===== Material supplied =====

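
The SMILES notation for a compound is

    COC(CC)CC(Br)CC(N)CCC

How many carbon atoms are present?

Count every carbon token in the SMILES (each C, including those in ring-closure positions and inside branches).
Carbon count: 11.

11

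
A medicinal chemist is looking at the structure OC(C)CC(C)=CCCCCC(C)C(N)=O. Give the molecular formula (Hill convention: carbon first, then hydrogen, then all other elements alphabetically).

C13H25NO2

Walk through each heavy atom and fill implicit hydrogens from standard valence (C 4, N 3, O 2, S 2, halogen 1):
  atom 1: O, bond orders sum to 1 (valence 2) → 1 H
  atom 2: C, bond orders sum to 3 (valence 4) → 1 H
  atom 3: C, bond orders sum to 1 (valence 4) → 3 H
  atom 4: C, bond orders sum to 2 (valence 4) → 2 H
  atom 5: C, bond orders sum to 4 (valence 4) → 0 H
  atom 6: C, bond orders sum to 1 (valence 4) → 3 H
  atom 7: C, bond orders sum to 3 (valence 4) → 1 H
  atom 8: C, bond orders sum to 2 (valence 4) → 2 H
  atom 9: C, bond orders sum to 2 (valence 4) → 2 H
  atom 10: C, bond orders sum to 2 (valence 4) → 2 H
  atom 11: C, bond orders sum to 2 (valence 4) → 2 H
  atom 12: C, bond orders sum to 3 (valence 4) → 1 H
  atom 13: C, bond orders sum to 1 (valence 4) → 3 H
  atom 14: C, bond orders sum to 4 (valence 4) → 0 H
  atom 15: N, bond orders sum to 1 (valence 3) → 2 H
  atom 16: O, bond orders sum to 2 (valence 2) → 0 H
Totals → C:13, H:25, N:1, O:2.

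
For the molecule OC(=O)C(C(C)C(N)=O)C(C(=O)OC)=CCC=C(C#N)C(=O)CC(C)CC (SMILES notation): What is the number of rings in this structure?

0

In SMILES, each pair of matching ring-closure digits denotes one ring-closing bond; the number of such bonds equals the number of independent rings.
Ring-closure bonds here: 0.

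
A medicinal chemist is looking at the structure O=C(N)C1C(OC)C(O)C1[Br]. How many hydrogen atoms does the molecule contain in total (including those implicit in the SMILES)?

Walk through each heavy atom and fill implicit hydrogens from standard valence (C 4, N 3, O 2, S 2, halogen 1):
  atom 1: O, bond orders sum to 2 (valence 2) → 0 H
  atom 2: C, bond orders sum to 4 (valence 4) → 0 H
  atom 3: N, bond orders sum to 1 (valence 3) → 2 H
  atom 4: C, bond orders sum to 3 (valence 4) → 1 H
  atom 5: C, bond orders sum to 3 (valence 4) → 1 H
  atom 6: O, bond orders sum to 2 (valence 2) → 0 H
  atom 7: C, bond orders sum to 1 (valence 4) → 3 H
  atom 8: C, bond orders sum to 3 (valence 4) → 1 H
  atom 9: O, bond orders sum to 1 (valence 2) → 1 H
  atom 10: C, bond orders sum to 3 (valence 4) → 1 H
  atom 11: Br with explicit H count 0
Total hydrogens: 10.

10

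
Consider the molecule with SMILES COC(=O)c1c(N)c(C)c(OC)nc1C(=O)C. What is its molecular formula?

Walk through each heavy atom and fill implicit hydrogens from standard valence (C 4, N 3, O 2, S 2, halogen 1); for lowercase aromatic atoms, an aromatic c carries 1 H when it has two neighbours and 0 H with three, and aromatic n carries 0 H:
  atom 1: C, bond orders sum to 1 (valence 4) → 3 H
  atom 2: O, bond orders sum to 2 (valence 2) → 0 H
  atom 3: C, bond orders sum to 4 (valence 4) → 0 H
  atom 4: O, bond orders sum to 2 (valence 2) → 0 H
  atom 5: aromatic c, 3 neighbours → 0 H
  atom 6: aromatic c, 3 neighbours → 0 H
  atom 7: N, bond orders sum to 1 (valence 3) → 2 H
  atom 8: aromatic c, 3 neighbours → 0 H
  atom 9: C, bond orders sum to 1 (valence 4) → 3 H
  atom 10: aromatic c, 3 neighbours → 0 H
  atom 11: O, bond orders sum to 2 (valence 2) → 0 H
  atom 12: C, bond orders sum to 1 (valence 4) → 3 H
  atom 13: aromatic n, 2 neighbours → 0 H
  atom 14: aromatic c, 3 neighbours → 0 H
  atom 15: C, bond orders sum to 4 (valence 4) → 0 H
  atom 16: O, bond orders sum to 2 (valence 2) → 0 H
  atom 17: C, bond orders sum to 1 (valence 4) → 3 H
Totals → C:11, H:14, N:2, O:4.

C11H14N2O4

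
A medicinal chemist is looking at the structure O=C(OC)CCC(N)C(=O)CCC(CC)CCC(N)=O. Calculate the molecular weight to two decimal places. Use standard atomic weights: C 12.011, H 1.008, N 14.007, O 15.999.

First, the molecular formula is C14H26N2O4 (counting implicit H from valence).
  C: 14 × 12.011 = 168.154
  H: 26 × 1.008 = 26.208
  N: 2 × 14.007 = 28.014
  O: 4 × 15.999 = 63.996
Sum: 14×12.011 + 26×1.008 + 2×14.007 + 4×15.999 = 286.372 → 286.37 g/mol.

286.37 g/mol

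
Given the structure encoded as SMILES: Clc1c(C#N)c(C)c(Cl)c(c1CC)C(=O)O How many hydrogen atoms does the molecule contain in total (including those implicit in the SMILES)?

9

Walk through each heavy atom and fill implicit hydrogens from standard valence (C 4, N 3, O 2, S 2, halogen 1); for lowercase aromatic atoms, an aromatic c carries 1 H when it has two neighbours and 0 H with three, and aromatic n carries 0 H:
  atom 1: Cl (halogen, monovalent) → 0 H
  atom 2: aromatic c, 3 neighbours → 0 H
  atom 3: aromatic c, 3 neighbours → 0 H
  atom 4: C, bond orders sum to 4 (valence 4) → 0 H
  atom 5: N, bond orders sum to 3 (valence 3) → 0 H
  atom 6: aromatic c, 3 neighbours → 0 H
  atom 7: C, bond orders sum to 1 (valence 4) → 3 H
  atom 8: aromatic c, 3 neighbours → 0 H
  atom 9: Cl (halogen, monovalent) → 0 H
  atom 10: aromatic c, 3 neighbours → 0 H
  atom 11: aromatic c, 3 neighbours → 0 H
  atom 12: C, bond orders sum to 2 (valence 4) → 2 H
  atom 13: C, bond orders sum to 1 (valence 4) → 3 H
  atom 14: C, bond orders sum to 4 (valence 4) → 0 H
  atom 15: O, bond orders sum to 2 (valence 2) → 0 H
  atom 16: O, bond orders sum to 1 (valence 2) → 1 H
Total hydrogens: 9.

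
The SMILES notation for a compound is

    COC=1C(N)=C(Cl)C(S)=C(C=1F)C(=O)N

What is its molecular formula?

Walk through each heavy atom and fill implicit hydrogens from standard valence (C 4, N 3, O 2, S 2, halogen 1):
  atom 1: C, bond orders sum to 1 (valence 4) → 3 H
  atom 2: O, bond orders sum to 2 (valence 2) → 0 H
  atom 3: C, bond orders sum to 4 (valence 4) → 0 H
  atom 4: C, bond orders sum to 4 (valence 4) → 0 H
  atom 5: N, bond orders sum to 1 (valence 3) → 2 H
  atom 6: C, bond orders sum to 4 (valence 4) → 0 H
  atom 7: Cl (halogen, monovalent) → 0 H
  atom 8: C, bond orders sum to 4 (valence 4) → 0 H
  atom 9: S, bond orders sum to 1 (valence 2) → 1 H
  atom 10: C, bond orders sum to 4 (valence 4) → 0 H
  atom 11: C, bond orders sum to 4 (valence 4) → 0 H
  atom 12: F (halogen, monovalent) → 0 H
  atom 13: C, bond orders sum to 4 (valence 4) → 0 H
  atom 14: O, bond orders sum to 2 (valence 2) → 0 H
  atom 15: N, bond orders sum to 1 (valence 3) → 2 H
Totals → C:8, H:8, Cl:1, F:1, N:2, O:2, S:1.
In Hill order: C8H8ClFN2O2S.

C8H8ClFN2O2S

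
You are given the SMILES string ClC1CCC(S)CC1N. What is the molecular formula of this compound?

Walk through each heavy atom and fill implicit hydrogens from standard valence (C 4, N 3, O 2, S 2, halogen 1):
  atom 1: Cl (halogen, monovalent) → 0 H
  atom 2: C, bond orders sum to 3 (valence 4) → 1 H
  atom 3: C, bond orders sum to 2 (valence 4) → 2 H
  atom 4: C, bond orders sum to 2 (valence 4) → 2 H
  atom 5: C, bond orders sum to 3 (valence 4) → 1 H
  atom 6: S, bond orders sum to 1 (valence 2) → 1 H
  atom 7: C, bond orders sum to 2 (valence 4) → 2 H
  atom 8: C, bond orders sum to 3 (valence 4) → 1 H
  atom 9: N, bond orders sum to 1 (valence 3) → 2 H
Totals → C:6, H:12, Cl:1, N:1, S:1.

C6H12ClNS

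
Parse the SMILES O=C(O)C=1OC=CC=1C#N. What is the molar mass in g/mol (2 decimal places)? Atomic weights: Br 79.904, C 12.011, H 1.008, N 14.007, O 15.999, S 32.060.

First, the molecular formula is C6H3NO3 (counting implicit H from valence).
  C: 6 × 12.011 = 72.066
  H: 3 × 1.008 = 3.024
  N: 1 × 14.007 = 14.007
  O: 3 × 15.999 = 47.997
Sum: 6×12.011 + 3×1.008 + 1×14.007 + 3×15.999 = 137.094 → 137.09 g/mol.

137.09 g/mol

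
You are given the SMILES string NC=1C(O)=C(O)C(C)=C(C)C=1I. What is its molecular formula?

Walk through each heavy atom and fill implicit hydrogens from standard valence (C 4, N 3, O 2, S 2, halogen 1):
  atom 1: N, bond orders sum to 1 (valence 3) → 2 H
  atom 2: C, bond orders sum to 4 (valence 4) → 0 H
  atom 3: C, bond orders sum to 4 (valence 4) → 0 H
  atom 4: O, bond orders sum to 1 (valence 2) → 1 H
  atom 5: C, bond orders sum to 4 (valence 4) → 0 H
  atom 6: O, bond orders sum to 1 (valence 2) → 1 H
  atom 7: C, bond orders sum to 4 (valence 4) → 0 H
  atom 8: C, bond orders sum to 1 (valence 4) → 3 H
  atom 9: C, bond orders sum to 4 (valence 4) → 0 H
  atom 10: C, bond orders sum to 1 (valence 4) → 3 H
  atom 11: C, bond orders sum to 4 (valence 4) → 0 H
  atom 12: I (halogen, monovalent) → 0 H
Totals → C:8, H:10, I:1, N:1, O:2.
In Hill order: C8H10INO2.

C8H10INO2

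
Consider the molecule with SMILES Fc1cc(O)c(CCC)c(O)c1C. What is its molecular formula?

Walk through each heavy atom and fill implicit hydrogens from standard valence (C 4, N 3, O 2, S 2, halogen 1); for lowercase aromatic atoms, an aromatic c carries 1 H when it has two neighbours and 0 H with three, and aromatic n carries 0 H:
  atom 1: F (halogen, monovalent) → 0 H
  atom 2: aromatic c, 3 neighbours → 0 H
  atom 3: aromatic c, 2 neighbours → 1 H
  atom 4: aromatic c, 3 neighbours → 0 H
  atom 5: O, bond orders sum to 1 (valence 2) → 1 H
  atom 6: aromatic c, 3 neighbours → 0 H
  atom 7: C, bond orders sum to 2 (valence 4) → 2 H
  atom 8: C, bond orders sum to 2 (valence 4) → 2 H
  atom 9: C, bond orders sum to 1 (valence 4) → 3 H
  atom 10: aromatic c, 3 neighbours → 0 H
  atom 11: O, bond orders sum to 1 (valence 2) → 1 H
  atom 12: aromatic c, 3 neighbours → 0 H
  atom 13: C, bond orders sum to 1 (valence 4) → 3 H
Totals → C:10, H:13, F:1, O:2.
In Hill order: C10H13FO2.

C10H13FO2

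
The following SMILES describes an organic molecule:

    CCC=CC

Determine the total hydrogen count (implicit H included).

Walk through each heavy atom and fill implicit hydrogens from standard valence (C 4, N 3, O 2, S 2, halogen 1):
  atom 1: C, bond orders sum to 1 (valence 4) → 3 H
  atom 2: C, bond orders sum to 2 (valence 4) → 2 H
  atom 3: C, bond orders sum to 3 (valence 4) → 1 H
  atom 4: C, bond orders sum to 3 (valence 4) → 1 H
  atom 5: C, bond orders sum to 1 (valence 4) → 3 H
Total hydrogens: 10.

10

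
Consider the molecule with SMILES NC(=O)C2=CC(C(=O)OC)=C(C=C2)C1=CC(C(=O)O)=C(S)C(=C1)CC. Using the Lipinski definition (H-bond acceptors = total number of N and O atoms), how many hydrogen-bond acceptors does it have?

6

N atoms: 1; O atoms: 5.
Lipinski HBA = 1 + 5 = 6.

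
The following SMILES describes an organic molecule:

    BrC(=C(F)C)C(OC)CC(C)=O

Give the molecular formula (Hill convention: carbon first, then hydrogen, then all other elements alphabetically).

Walk through each heavy atom and fill implicit hydrogens from standard valence (C 4, N 3, O 2, S 2, halogen 1):
  atom 1: Br (halogen, monovalent) → 0 H
  atom 2: C, bond orders sum to 4 (valence 4) → 0 H
  atom 3: C, bond orders sum to 4 (valence 4) → 0 H
  atom 4: F (halogen, monovalent) → 0 H
  atom 5: C, bond orders sum to 1 (valence 4) → 3 H
  atom 6: C, bond orders sum to 3 (valence 4) → 1 H
  atom 7: O, bond orders sum to 2 (valence 2) → 0 H
  atom 8: C, bond orders sum to 1 (valence 4) → 3 H
  atom 9: C, bond orders sum to 2 (valence 4) → 2 H
  atom 10: C, bond orders sum to 4 (valence 4) → 0 H
  atom 11: C, bond orders sum to 1 (valence 4) → 3 H
  atom 12: O, bond orders sum to 2 (valence 2) → 0 H
Totals → C:8, H:12, Br:1, F:1, O:2.
In Hill order: C8H12BrFO2.

C8H12BrFO2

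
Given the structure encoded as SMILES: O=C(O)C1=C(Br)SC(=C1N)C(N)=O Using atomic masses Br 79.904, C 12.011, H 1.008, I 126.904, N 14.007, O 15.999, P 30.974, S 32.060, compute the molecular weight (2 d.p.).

265.08 g/mol

First, the molecular formula is C6H5BrN2O3S (counting implicit H from valence).
  Br: 1 × 79.904 = 79.904
  C: 6 × 12.011 = 72.066
  H: 5 × 1.008 = 5.040
  N: 2 × 14.007 = 28.014
  O: 3 × 15.999 = 47.997
  S: 1 × 32.060 = 32.060
Sum: 1×79.904 + 6×12.011 + 5×1.008 + 2×14.007 + 3×15.999 + 1×32.060 = 265.081 → 265.08 g/mol.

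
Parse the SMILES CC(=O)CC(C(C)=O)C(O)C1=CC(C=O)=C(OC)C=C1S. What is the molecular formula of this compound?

C15H18O5S

Walk through each heavy atom and fill implicit hydrogens from standard valence (C 4, N 3, O 2, S 2, halogen 1):
  atom 1: C, bond orders sum to 1 (valence 4) → 3 H
  atom 2: C, bond orders sum to 4 (valence 4) → 0 H
  atom 3: O, bond orders sum to 2 (valence 2) → 0 H
  atom 4: C, bond orders sum to 2 (valence 4) → 2 H
  atom 5: C, bond orders sum to 3 (valence 4) → 1 H
  atom 6: C, bond orders sum to 4 (valence 4) → 0 H
  atom 7: C, bond orders sum to 1 (valence 4) → 3 H
  atom 8: O, bond orders sum to 2 (valence 2) → 0 H
  atom 9: C, bond orders sum to 3 (valence 4) → 1 H
  atom 10: O, bond orders sum to 1 (valence 2) → 1 H
  atom 11: C, bond orders sum to 4 (valence 4) → 0 H
  atom 12: C, bond orders sum to 3 (valence 4) → 1 H
  atom 13: C, bond orders sum to 4 (valence 4) → 0 H
  atom 14: C, bond orders sum to 3 (valence 4) → 1 H
  atom 15: O, bond orders sum to 2 (valence 2) → 0 H
  atom 16: C, bond orders sum to 4 (valence 4) → 0 H
  atom 17: O, bond orders sum to 2 (valence 2) → 0 H
  atom 18: C, bond orders sum to 1 (valence 4) → 3 H
  atom 19: C, bond orders sum to 3 (valence 4) → 1 H
  atom 20: C, bond orders sum to 4 (valence 4) → 0 H
  atom 21: S, bond orders sum to 1 (valence 2) → 1 H
Totals → C:15, H:18, O:5, S:1.
In Hill order: C15H18O5S.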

=====

- [What this task involves]: Every line from the line containing "does it have?" through the line containing "BrC(=C(F)C)C(OC)CC(C)=O" in the records above must be retyped exactly. Leave out the rest.

- [Solved exercise]:
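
Consider the molecule with SMILES NC(=O)C2=CC(C(=O)OC)=C(C=C2)C1=CC(C(=O)O)=C(S)C(=C1)CC. Using the Lipinski definition (H-bond acceptors = total number of N and O atoms), how many hydrogen-bond acceptors does it have?

6

N atoms: 1; O atoms: 5.
Lipinski HBA = 1 + 5 = 6.

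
The following SMILES describes an organic molecule:

    BrC(=C(F)C)C(OC)CC(C)=O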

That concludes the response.